## WHAT YOU SHOULD DO:
Could you output each line of the data that follows exactly?

(Beginning of STUDY MATERIAL)

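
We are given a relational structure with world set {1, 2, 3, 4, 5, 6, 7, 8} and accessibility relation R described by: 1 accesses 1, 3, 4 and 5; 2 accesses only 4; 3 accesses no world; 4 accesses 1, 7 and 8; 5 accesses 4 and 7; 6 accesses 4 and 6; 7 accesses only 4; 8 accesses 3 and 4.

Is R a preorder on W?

No

Reflexive: no — 2 is not related to itself.
Transitive: no — 1 R 4 and 4 R 7, but not 1 R 7.
So R is not a preorder.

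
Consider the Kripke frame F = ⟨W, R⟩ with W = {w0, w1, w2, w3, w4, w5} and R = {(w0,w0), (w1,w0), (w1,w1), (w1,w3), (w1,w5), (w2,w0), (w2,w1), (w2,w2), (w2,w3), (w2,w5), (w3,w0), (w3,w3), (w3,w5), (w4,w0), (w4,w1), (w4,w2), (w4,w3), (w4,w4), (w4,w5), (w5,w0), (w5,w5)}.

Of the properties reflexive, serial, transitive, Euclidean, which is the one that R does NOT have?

Euclidean

Reflexive: yes — every world is R-related to itself.
Serial: yes — every world has a successor (e.g. w0 R w0).
Transitive: yes — every two-step R-path is closed by a direct edge.
Euclidean: no — w1 R w0 and w1 R w3, but not w0 R w3.
Only Euclidean fails.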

(End of STUDY MATERIAL)

## OUTPUT OF THE TASK:
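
We are given a relational structure with world set {1, 2, 3, 4, 5, 6, 7, 8} and accessibility relation R described by: 1 accesses 1, 3, 4 and 5; 2 accesses only 4; 3 accesses no world; 4 accesses 1, 7 and 8; 5 accesses 4 and 7; 6 accesses 4 and 6; 7 accesses only 4; 8 accesses 3 and 4.

Is R a preorder on W?

No

Reflexive: no — 2 is not related to itself.
Transitive: no — 1 R 4 and 4 R 7, but not 1 R 7.
So R is not a preorder.

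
Consider the Kripke frame F = ⟨W, R⟩ with W = {w0, w1, w2, w3, w4, w5} and R = {(w0,w0), (w1,w0), (w1,w1), (w1,w3), (w1,w5), (w2,w0), (w2,w1), (w2,w2), (w2,w3), (w2,w5), (w3,w0), (w3,w3), (w3,w5), (w4,w0), (w4,w1), (w4,w2), (w4,w3), (w4,w4), (w4,w5), (w5,w0), (w5,w5)}.

Of the properties reflexive, serial, transitive, Euclidean, which is the one that R does NOT have?

Euclidean

Reflexive: yes — every world is R-related to itself.
Serial: yes — every world has a successor (e.g. w0 R w0).
Transitive: yes — every two-step R-path is closed by a direct edge.
Euclidean: no — w1 R w0 and w1 R w3, but not w0 R w3.
Only Euclidean fails.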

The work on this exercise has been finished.